_Data extracts_
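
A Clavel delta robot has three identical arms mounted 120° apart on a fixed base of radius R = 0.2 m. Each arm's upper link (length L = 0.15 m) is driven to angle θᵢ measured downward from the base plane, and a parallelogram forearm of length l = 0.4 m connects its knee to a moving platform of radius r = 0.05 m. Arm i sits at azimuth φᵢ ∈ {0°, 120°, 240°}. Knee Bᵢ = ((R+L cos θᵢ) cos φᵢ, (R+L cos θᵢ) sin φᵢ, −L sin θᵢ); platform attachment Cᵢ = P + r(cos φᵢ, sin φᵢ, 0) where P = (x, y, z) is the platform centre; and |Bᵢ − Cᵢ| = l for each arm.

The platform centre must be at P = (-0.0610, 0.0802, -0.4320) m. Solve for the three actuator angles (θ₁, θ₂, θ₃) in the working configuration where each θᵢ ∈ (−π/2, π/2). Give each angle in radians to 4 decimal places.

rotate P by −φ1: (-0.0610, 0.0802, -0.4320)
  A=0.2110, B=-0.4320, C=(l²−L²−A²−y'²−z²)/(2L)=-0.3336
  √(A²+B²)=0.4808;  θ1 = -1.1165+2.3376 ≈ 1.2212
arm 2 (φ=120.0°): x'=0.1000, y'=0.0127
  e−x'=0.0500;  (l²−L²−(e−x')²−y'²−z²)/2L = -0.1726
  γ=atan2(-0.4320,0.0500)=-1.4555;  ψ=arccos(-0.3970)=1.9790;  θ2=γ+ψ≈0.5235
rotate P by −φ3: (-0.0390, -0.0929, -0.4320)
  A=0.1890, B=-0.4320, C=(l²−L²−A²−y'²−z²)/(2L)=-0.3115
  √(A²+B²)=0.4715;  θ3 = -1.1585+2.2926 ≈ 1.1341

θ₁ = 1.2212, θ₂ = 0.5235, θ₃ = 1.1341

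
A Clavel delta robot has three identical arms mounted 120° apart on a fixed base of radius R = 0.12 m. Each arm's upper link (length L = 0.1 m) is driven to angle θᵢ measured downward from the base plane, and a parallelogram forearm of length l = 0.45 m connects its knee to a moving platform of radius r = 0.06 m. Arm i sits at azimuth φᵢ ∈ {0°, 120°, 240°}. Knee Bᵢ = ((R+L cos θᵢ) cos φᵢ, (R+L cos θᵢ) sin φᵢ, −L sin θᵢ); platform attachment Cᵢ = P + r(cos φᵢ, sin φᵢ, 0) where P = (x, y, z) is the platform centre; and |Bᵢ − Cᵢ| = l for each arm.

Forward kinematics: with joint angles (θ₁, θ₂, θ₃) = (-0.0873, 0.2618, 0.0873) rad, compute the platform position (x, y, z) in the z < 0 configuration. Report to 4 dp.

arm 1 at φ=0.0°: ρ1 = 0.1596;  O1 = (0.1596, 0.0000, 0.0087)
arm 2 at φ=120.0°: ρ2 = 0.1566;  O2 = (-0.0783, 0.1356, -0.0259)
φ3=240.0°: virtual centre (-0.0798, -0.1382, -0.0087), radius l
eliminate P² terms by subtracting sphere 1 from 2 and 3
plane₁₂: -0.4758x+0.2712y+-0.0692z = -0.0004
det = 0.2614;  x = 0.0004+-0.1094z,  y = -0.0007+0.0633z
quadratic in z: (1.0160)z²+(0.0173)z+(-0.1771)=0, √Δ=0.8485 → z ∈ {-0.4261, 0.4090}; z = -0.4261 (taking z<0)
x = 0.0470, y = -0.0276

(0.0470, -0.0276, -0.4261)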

_What is needed_
Every line above in which the word "attachment" occurs needs to be copied.

_Reply_
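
A Clavel delta robot has three identical arms mounted 120° apart on a fixed base of radius R = 0.2 m. Each arm's upper link (length L = 0.15 m) is driven to angle θᵢ measured downward from the base plane, and a parallelogram forearm of length l = 0.4 m connects its knee to a moving platform of radius r = 0.05 m. Arm i sits at azimuth φᵢ ∈ {0°, 120°, 240°}. Knee Bᵢ = ((R+L cos θᵢ) cos φᵢ, (R+L cos θᵢ) sin φᵢ, −L sin θᵢ); platform attachment Cᵢ = P + r(cos φᵢ, sin φᵢ, 0) where P = (x, y, z) is the platform centre; and |Bᵢ − Cᵢ| = l for each arm.
A Clavel delta robot has three identical arms mounted 120° apart on a fixed base of radius R = 0.12 m. Each arm's upper link (length L = 0.1 m) is driven to angle θᵢ measured downward from the base plane, and a parallelogram forearm of length l = 0.45 m connects its knee to a moving platform of radius r = 0.06 m. Arm i sits at azimuth φᵢ ∈ {0°, 120°, 240°}. Knee Bᵢ = ((R+L cos θᵢ) cos φᵢ, (R+L cos θᵢ) sin φᵢ, −L sin θᵢ); platform attachment Cᵢ = P + r(cos φᵢ, sin φᵢ, 0) where P = (x, y, z) is the platform centre; and |Bᵢ − Cᵢ| = l for each arm.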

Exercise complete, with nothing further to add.